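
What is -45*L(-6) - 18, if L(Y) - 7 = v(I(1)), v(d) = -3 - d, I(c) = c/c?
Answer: -153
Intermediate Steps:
I(c) = 1
L(Y) = 3 (L(Y) = 7 + (-3 - 1*1) = 7 + (-3 - 1) = 7 - 4 = 3)
-45*L(-6) - 18 = -45*3 - 18 = -135 - 18 = -153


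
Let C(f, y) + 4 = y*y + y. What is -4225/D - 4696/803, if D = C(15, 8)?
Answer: -3712003/54604 ≈ -67.980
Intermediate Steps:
C(f, y) = -4 + y + y² (C(f, y) = -4 + (y*y + y) = -4 + (y² + y) = -4 + (y + y²) = -4 + y + y²)
D = 68 (D = -4 + 8 + 8² = -4 + 8 + 64 = 68)
-4225/D - 4696/803 = -4225/68 - 4696/803 = -3712003/54604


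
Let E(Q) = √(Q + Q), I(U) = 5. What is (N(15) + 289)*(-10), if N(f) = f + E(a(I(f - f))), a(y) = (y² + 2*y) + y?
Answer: -3040 - 40*√5 ≈ -3129.4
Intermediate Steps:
a(y) = y² + 3*y
E(Q) = √2*√Q (E(Q) = √(2*Q) = √2*√Q)
N(f) = f + 4*√5 (N(f) = f + √2*√(5*(3 + 5)) = f + √2*√(5*8) = f + √2*√40 = f + √2*(2*√10) = f + 4*√5)
(N(15) + 289)*(-10) = ((15 + 4*√5) + 289)*(-10) = (304 + 4*√5)*(-10) = -3040 - 40*√5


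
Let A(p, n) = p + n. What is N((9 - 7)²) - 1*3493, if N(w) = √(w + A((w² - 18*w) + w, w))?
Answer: -3493 + 2*I*√11 ≈ -3493.0 + 6.6332*I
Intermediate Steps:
A(p, n) = n + p
N(w) = √(w² - 15*w) (N(w) = √(w + (w + ((w² - 18*w) + w))) = √(w + (w + (w² - 17*w))) = √(w + (w² - 16*w)) = √(w² - 15*w))
N((9 - 7)²) - 1*3493 = √((9 - 7)²*(-15 + (9 - 7)²)) - 1*3493 = √(2²*(-15 + 2²)) - 3493 = √(4*(-15 + 4)) - 3493 = √(4*(-11)) - 3493 = √(-44) - 3493 = 2*I*√11 - 3493 = -3493 + 2*I*√11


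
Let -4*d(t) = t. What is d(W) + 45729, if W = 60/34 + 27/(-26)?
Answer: 80848551/1768 ≈ 45729.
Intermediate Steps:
W = 321/442 (W = 60*(1/34) + 27*(-1/26) = 30/17 - 27/26 = 321/442 ≈ 0.72624)
d(t) = -t/4
d(W) + 45729 = -¼*321/442 + 45729 = -321/1768 + 45729 = 80848551/1768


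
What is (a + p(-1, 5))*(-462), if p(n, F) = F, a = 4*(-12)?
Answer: 19866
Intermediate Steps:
a = -48
(a + p(-1, 5))*(-462) = (-48 + 5)*(-462) = -43*(-462) = 19866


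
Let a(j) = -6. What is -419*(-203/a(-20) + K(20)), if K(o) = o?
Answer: -135337/6 ≈ -22556.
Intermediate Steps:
-419*(-203/a(-20) + K(20)) = -419*(-203/(-6) + 20) = -419*(-203*(-⅙) + 20) = -419*(203/6 + 20) = -419*323/6 = -135337/6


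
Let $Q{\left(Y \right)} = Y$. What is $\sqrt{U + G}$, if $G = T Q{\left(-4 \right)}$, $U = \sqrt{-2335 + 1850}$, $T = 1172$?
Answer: $\sqrt{-4688 + i \sqrt{485}} \approx 0.1608 + 68.469 i$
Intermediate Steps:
$U = i \sqrt{485}$ ($U = \sqrt{-485} = i \sqrt{485} \approx 22.023 i$)
$G = -4688$ ($G = 1172 \left(-4\right) = -4688$)
$\sqrt{U + G} = \sqrt{i \sqrt{485} - 4688} = \sqrt{-4688 + i \sqrt{485}}$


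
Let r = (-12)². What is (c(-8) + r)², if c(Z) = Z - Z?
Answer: 20736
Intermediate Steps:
c(Z) = 0
r = 144
(c(-8) + r)² = (0 + 144)² = 144² = 20736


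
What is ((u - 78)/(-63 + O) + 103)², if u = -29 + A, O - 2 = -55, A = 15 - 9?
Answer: 145178401/13456 ≈ 10789.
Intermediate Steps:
A = 6
O = -53 (O = 2 - 55 = -53)
u = -23 (u = -29 + 6 = -23)
((u - 78)/(-63 + O) + 103)² = ((-23 - 78)/(-63 - 53) + 103)² = (-101/(-116) + 103)² = (-101*(-1/116) + 103)² = (101/116 + 103)² = (12049/116)² = 145178401/13456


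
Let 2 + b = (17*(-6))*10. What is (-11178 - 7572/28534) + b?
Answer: -174061186/14267 ≈ -12200.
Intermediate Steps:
b = -1022 (b = -2 + (17*(-6))*10 = -2 - 102*10 = -2 - 1020 = -1022)
(-11178 - 7572/28534) + b = (-11178 - 7572/28534) - 1022 = (-11178 - 7572*1/28534) - 1022 = (-11178 - 3786/14267) - 1022 = -159480312/14267 - 1022 = -174061186/14267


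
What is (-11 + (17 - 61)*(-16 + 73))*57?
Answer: -143583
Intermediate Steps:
(-11 + (17 - 61)*(-16 + 73))*57 = (-11 - 44*57)*57 = (-11 - 2508)*57 = -2519*57 = -143583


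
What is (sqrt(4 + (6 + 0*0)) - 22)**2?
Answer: (22 - sqrt(10))**2 ≈ 354.86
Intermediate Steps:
(sqrt(4 + (6 + 0*0)) - 22)**2 = (sqrt(4 + (6 + 0)) - 22)**2 = (sqrt(4 + 6) - 22)**2 = (sqrt(10) - 22)**2 = (-22 + sqrt(10))**2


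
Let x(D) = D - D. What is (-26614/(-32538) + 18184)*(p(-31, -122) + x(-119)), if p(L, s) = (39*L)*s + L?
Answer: 43627935432001/16269 ≈ 2.6817e+9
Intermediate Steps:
p(L, s) = L + 39*L*s (p(L, s) = 39*L*s + L = L + 39*L*s)
x(D) = 0
(-26614/(-32538) + 18184)*(p(-31, -122) + x(-119)) = (-26614/(-32538) + 18184)*(-31*(1 + 39*(-122)) + 0) = (-26614*(-1/32538) + 18184)*(-31*(1 - 4758) + 0) = (13307/16269 + 18184)*(-31*(-4757) + 0) = 295848803*(147467 + 0)/16269 = (295848803/16269)*147467 = 43627935432001/16269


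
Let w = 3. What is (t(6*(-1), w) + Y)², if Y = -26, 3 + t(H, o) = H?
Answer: 1225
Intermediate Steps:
t(H, o) = -3 + H
(t(6*(-1), w) + Y)² = ((-3 + 6*(-1)) - 26)² = ((-3 - 6) - 26)² = (-9 - 26)² = (-35)² = 1225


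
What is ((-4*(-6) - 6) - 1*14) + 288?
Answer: 292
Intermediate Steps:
((-4*(-6) - 6) - 1*14) + 288 = ((24 - 6) - 14) + 288 = (18 - 14) + 288 = 4 + 288 = 292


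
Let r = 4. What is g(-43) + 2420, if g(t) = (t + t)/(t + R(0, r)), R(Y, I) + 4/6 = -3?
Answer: 169529/70 ≈ 2421.8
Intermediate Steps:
R(Y, I) = -11/3 (R(Y, I) = -⅔ - 3 = -11/3)
g(t) = 2*t/(-11/3 + t) (g(t) = (t + t)/(t - 11/3) = (2*t)/(-11/3 + t) = 2*t/(-11/3 + t))
g(-43) + 2420 = 6*(-43)/(-11 + 3*(-43)) + 2420 = 6*(-43)/(-11 - 129) + 2420 = 6*(-43)/(-140) + 2420 = 6*(-43)*(-1/140) + 2420 = 129/70 + 2420 = 169529/70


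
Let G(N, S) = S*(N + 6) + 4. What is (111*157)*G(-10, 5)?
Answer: -278832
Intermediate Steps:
G(N, S) = 4 + S*(6 + N) (G(N, S) = S*(6 + N) + 4 = 4 + S*(6 + N))
(111*157)*G(-10, 5) = (111*157)*(4 + 6*5 - 10*5) = 17427*(4 + 30 - 50) = 17427*(-16) = -278832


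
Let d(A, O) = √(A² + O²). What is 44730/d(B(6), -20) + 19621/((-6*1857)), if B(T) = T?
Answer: -19621/11142 + 22365*√109/109 ≈ 2140.4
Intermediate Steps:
44730/d(B(6), -20) + 19621/((-6*1857)) = 44730/(√(6² + (-20)²)) + 19621/((-6*1857)) = 44730/(√(36 + 400)) + 19621/(-11142) = 44730/(√436) + 19621*(-1/11142) = 44730/((2*√109)) - 19621/11142 = 44730*(√109/218) - 19621/11142 = 22365*√109/109 - 19621/11142 = -19621/11142 + 22365*√109/109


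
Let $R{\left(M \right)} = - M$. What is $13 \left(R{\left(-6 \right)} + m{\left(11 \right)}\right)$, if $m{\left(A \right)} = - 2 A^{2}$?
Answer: $-3068$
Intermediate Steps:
$13 \left(R{\left(-6 \right)} + m{\left(11 \right)}\right) = 13 \left(\left(-1\right) \left(-6\right) - 2 \cdot 11^{2}\right) = 13 \left(6 - 242\right) = 13 \left(-236\right) = -3068$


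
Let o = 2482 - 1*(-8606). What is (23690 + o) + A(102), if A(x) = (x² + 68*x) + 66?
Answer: 52184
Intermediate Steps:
o = 11088 (o = 2482 + 8606 = 11088)
A(x) = 66 + x² + 68*x
(23690 + o) + A(102) = (23690 + 11088) + (66 + 102² + 68*102) = 34778 + (66 + 10404 + 6936) = 34778 + 17406 = 52184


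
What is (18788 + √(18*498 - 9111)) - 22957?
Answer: -4169 + 7*I*√3 ≈ -4169.0 + 12.124*I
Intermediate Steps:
(18788 + √(18*498 - 9111)) - 22957 = (18788 + √(8964 - 9111)) - 22957 = (18788 + √(-147)) - 22957 = (18788 + 7*I*√3) - 22957 = -4169 + 7*I*√3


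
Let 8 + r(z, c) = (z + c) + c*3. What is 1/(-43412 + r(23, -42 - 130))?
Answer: -1/44085 ≈ -2.2683e-5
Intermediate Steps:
r(z, c) = -8 + z + 4*c (r(z, c) = -8 + ((z + c) + c*3) = -8 + ((c + z) + 3*c) = -8 + (z + 4*c) = -8 + z + 4*c)
1/(-43412 + r(23, -42 - 130)) = 1/(-43412 + (-8 + 23 + 4*(-42 - 130))) = 1/(-43412 + (-8 + 23 + 4*(-172))) = 1/(-43412 + (-8 + 23 - 688)) = 1/(-43412 - 673) = 1/(-44085) = -1/44085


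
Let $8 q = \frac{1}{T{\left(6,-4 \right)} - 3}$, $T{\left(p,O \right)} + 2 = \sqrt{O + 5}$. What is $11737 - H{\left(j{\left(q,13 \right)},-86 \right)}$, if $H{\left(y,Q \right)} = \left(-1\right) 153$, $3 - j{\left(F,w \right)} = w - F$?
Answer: $11890$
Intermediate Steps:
$T{\left(p,O \right)} = -2 + \sqrt{5 + O}$ ($T{\left(p,O \right)} = -2 + \sqrt{O + 5} = -2 + \sqrt{5 + O}$)
$q = - \frac{1}{32}$ ($q = \frac{1}{8 \left(\left(-2 + \sqrt{5 - 4}\right) - 3\right)} = \frac{1}{8 \left(\left(-2 + \sqrt{1}\right) - 3\right)} = \frac{1}{8 \left(\left(-2 + 1\right) - 3\right)} = \frac{1}{8 \left(-1 - 3\right)} = \frac{1}{8 \left(-4\right)} = \frac{1}{8} \left(- \frac{1}{4}\right) = - \frac{1}{32} \approx -0.03125$)
$j{\left(F,w \right)} = 3 + F - w$ ($j{\left(F,w \right)} = 3 - \left(w - F\right) = 3 + \left(F - w\right) = 3 + F - w$)
$H{\left(y,Q \right)} = -153$
$11737 - H{\left(j{\left(q,13 \right)},-86 \right)} = 11737 - -153 = 11737 + 153 = 11890$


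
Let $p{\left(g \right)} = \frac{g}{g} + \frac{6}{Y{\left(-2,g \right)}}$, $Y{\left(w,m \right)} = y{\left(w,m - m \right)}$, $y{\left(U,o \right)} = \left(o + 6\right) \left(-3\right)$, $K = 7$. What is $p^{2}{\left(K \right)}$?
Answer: $\frac{4}{9} \approx 0.44444$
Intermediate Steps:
$y{\left(U,o \right)} = -18 - 3 o$ ($y{\left(U,o \right)} = \left(6 + o\right) \left(-3\right) = -18 - 3 o$)
$Y{\left(w,m \right)} = -18$ ($Y{\left(w,m \right)} = -18 - 3 \left(m - m\right) = -18 - 0 = -18 + 0 = -18$)
$p{\left(g \right)} = \frac{2}{3}$ ($p{\left(g \right)} = \frac{g}{g} + \frac{6}{-18} = 1 + 6 \left(- \frac{1}{18}\right) = 1 - \frac{1}{3} = \frac{2}{3}$)
$p^{2}{\left(K \right)} = \left(\frac{2}{3}\right)^{2} = \frac{4}{9}$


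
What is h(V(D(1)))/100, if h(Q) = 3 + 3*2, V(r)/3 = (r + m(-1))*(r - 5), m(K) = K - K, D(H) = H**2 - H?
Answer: 9/100 ≈ 0.090000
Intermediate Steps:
m(K) = 0
V(r) = 3*r*(-5 + r) (V(r) = 3*((r + 0)*(r - 5)) = 3*(r*(-5 + r)) = 3*r*(-5 + r))
h(Q) = 9 (h(Q) = 3 + 6 = 9)
h(V(D(1)))/100 = 9/100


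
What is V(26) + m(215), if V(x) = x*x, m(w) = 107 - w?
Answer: 568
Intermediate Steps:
V(x) = x²
V(26) + m(215) = 26² + (107 - 1*215) = 676 + (107 - 215) = 676 - 108 = 568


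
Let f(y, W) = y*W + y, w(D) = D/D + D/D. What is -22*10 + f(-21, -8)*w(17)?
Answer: 74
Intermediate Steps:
w(D) = 2 (w(D) = 1 + 1 = 2)
f(y, W) = y + W*y (f(y, W) = W*y + y = y + W*y)
-22*10 + f(-21, -8)*w(17) = -22*10 - 21*(1 - 8)*2 = -220 - 21*(-7)*2 = -220 + 147*2 = -220 + 294 = 74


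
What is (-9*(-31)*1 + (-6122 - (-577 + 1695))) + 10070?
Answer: 3109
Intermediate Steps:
(-9*(-31)*1 + (-6122 - (-577 + 1695))) + 10070 = (279*1 + (-6122 - 1*1118)) + 10070 = (279 + (-6122 - 1118)) + 10070 = (279 - 7240) + 10070 = -6961 + 10070 = 3109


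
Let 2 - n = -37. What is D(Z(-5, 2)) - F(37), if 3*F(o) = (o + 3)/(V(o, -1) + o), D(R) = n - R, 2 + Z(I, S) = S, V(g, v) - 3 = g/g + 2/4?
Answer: 9631/249 ≈ 38.679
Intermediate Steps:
V(g, v) = 9/2 (V(g, v) = 3 + (g/g + 2/4) = 3 + (1 + 2*(¼)) = 3 + (1 + ½) = 3 + 3/2 = 9/2)
n = 39 (n = 2 - 1*(-37) = 2 + 37 = 39)
Z(I, S) = -2 + S
D(R) = 39 - R
F(o) = (3 + o)/(3*(9/2 + o)) (F(o) = ((o + 3)/(9/2 + o))/3 = ((3 + o)/(9/2 + o))/3 = (3 + o)/(3*(9/2 + o)))
D(Z(-5, 2)) - F(37) = (39 - (-2 + 2)) - 2*(3 + 37)/(3*(9 + 2*37)) = (39 - 1*0) - 2*40/(3*(9 + 74)) = (39 + 0) - 2*40/(3*83) = 39 - 2*40/(3*83) = 39 - 1*80/249 = 39 - 80/249 = 9631/249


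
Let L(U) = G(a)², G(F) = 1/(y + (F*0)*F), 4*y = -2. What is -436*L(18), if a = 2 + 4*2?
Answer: -1744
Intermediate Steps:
y = -½ (y = (¼)*(-2) = -½ ≈ -0.50000)
a = 10 (a = 2 + 8 = 10)
G(F) = -2 (G(F) = 1/(-½ + (F*0)*F) = 1/(-½ + 0*F) = 1/(-½ + 0) = 1/(-½) = -2)
L(U) = 4 (L(U) = (-2)² = 4)
-436*L(18) = -436*4 = -1744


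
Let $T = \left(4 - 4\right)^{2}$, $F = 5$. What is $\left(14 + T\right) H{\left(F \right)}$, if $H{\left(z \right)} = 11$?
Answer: $154$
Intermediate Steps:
$T = 0$ ($T = 0^{2} = 0$)
$\left(14 + T\right) H{\left(F \right)} = \left(14 + 0\right) 11 = 14 \cdot 11 = 154$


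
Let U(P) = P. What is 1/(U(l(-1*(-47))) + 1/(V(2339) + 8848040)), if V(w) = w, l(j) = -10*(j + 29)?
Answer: -8850379/6726288039 ≈ -0.0013158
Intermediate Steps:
l(j) = -290 - 10*j (l(j) = -10*(29 + j) = -290 - 10*j)
1/(U(l(-1*(-47))) + 1/(V(2339) + 8848040)) = 1/((-290 - (-10)*(-47)) + 1/(2339 + 8848040)) = 1/((-290 - 10*47) + 1/8850379) = 1/((-290 - 470) + 1/8850379) = 1/(-760 + 1/8850379) = 1/(-6726288039/8850379) = -8850379/6726288039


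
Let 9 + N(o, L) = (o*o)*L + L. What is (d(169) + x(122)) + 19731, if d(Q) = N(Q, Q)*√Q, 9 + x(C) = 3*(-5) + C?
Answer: 62770426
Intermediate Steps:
x(C) = -24 + C (x(C) = -9 + (3*(-5) + C) = -9 + (-15 + C) = -24 + C)
N(o, L) = -9 + L + L*o² (N(o, L) = -9 + ((o*o)*L + L) = -9 + (o²*L + L) = -9 + (L*o² + L) = -9 + (L + L*o²) = -9 + L + L*o²)
d(Q) = √Q*(-9 + Q + Q³) (d(Q) = (-9 + Q + Q*Q²)*√Q = (-9 + Q + Q³)*√Q = √Q*(-9 + Q + Q³))
(d(169) + x(122)) + 19731 = (√169*(-9 + 169 + 169³) + (-24 + 122)) + 19731 = (13*(-9 + 169 + 4826809) + 98) + 19731 = (13*4826969 + 98) + 19731 = (62750597 + 98) + 19731 = 62750695 + 19731 = 62770426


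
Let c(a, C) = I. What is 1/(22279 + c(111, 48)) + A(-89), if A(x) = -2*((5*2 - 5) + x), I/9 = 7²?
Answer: 3816961/22720 ≈ 168.00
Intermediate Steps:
I = 441 (I = 9*7² = 9*49 = 441)
c(a, C) = 441
A(x) = -10 - 2*x (A(x) = -2*((10 - 5) + x) = -2*(5 + x) = -10 - 2*x)
1/(22279 + c(111, 48)) + A(-89) = 1/(22279 + 441) + (-10 - 2*(-89)) = 1/22720 + (-10 + 178) = 1/22720 + 168 = 3816961/22720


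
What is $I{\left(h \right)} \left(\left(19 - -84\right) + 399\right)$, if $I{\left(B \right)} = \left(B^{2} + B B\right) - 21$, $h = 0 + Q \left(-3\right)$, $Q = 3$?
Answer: $70782$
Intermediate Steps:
$h = -9$ ($h = 0 + 3 \left(-3\right) = 0 - 9 = -9$)
$I{\left(B \right)} = -21 + 2 B^{2}$ ($I{\left(B \right)} = \left(B^{2} + B^{2}\right) - 21 = 2 B^{2} - 21 = -21 + 2 B^{2}$)
$I{\left(h \right)} \left(\left(19 - -84\right) + 399\right) = \left(-21 + 2 \left(-9\right)^{2}\right) \left(\left(19 - -84\right) + 399\right) = \left(-21 + 2 \cdot 81\right) \left(\left(19 + 84\right) + 399\right) = \left(-21 + 162\right) \left(103 + 399\right) = 141 \cdot 502 = 70782$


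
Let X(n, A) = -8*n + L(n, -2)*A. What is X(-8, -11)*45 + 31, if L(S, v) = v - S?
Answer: -59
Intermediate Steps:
X(n, A) = -8*n + A*(-2 - n) (X(n, A) = -8*n + (-2 - n)*A = -8*n + A*(-2 - n))
X(-8, -11)*45 + 31 = (-8*(-8) - 1*(-11)*(2 - 8))*45 + 31 = (64 - 1*(-11)*(-6))*45 + 31 = (64 - 66)*45 + 31 = -2*45 + 31 = -90 + 31 = -59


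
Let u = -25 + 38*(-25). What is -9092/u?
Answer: 9092/975 ≈ 9.3251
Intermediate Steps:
u = -975 (u = -25 - 950 = -975)
-9092/u = -9092/(-975) = -9092*(-1/975) = 9092/975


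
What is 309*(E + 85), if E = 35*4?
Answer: 69525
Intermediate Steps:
E = 140
309*(E + 85) = 309*(140 + 85) = 309*225 = 69525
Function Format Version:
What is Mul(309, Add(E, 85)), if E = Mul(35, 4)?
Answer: 69525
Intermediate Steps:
E = 140
Mul(309, Add(E, 85)) = Mul(309, Add(140, 85)) = Mul(309, 225) = 69525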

Task directions: Go back to the listing above. Copy word for word the lines from the one with "What is ((-4*(-6) - 6) - 1*14) + 288?" through the one with "Answer: 169529/70 ≈ 2421.8", and nothing more.

Task solution:
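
What is ((-4*(-6) - 6) - 1*14) + 288?
Answer: 292
Intermediate Steps:
((-4*(-6) - 6) - 1*14) + 288 = ((24 - 6) - 14) + 288 = (18 - 14) + 288 = 4 + 288 = 292


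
Let r = 4. What is g(-43) + 2420, if g(t) = (t + t)/(t + R(0, r)), R(Y, I) + 4/6 = -3?
Answer: 169529/70 ≈ 2421.8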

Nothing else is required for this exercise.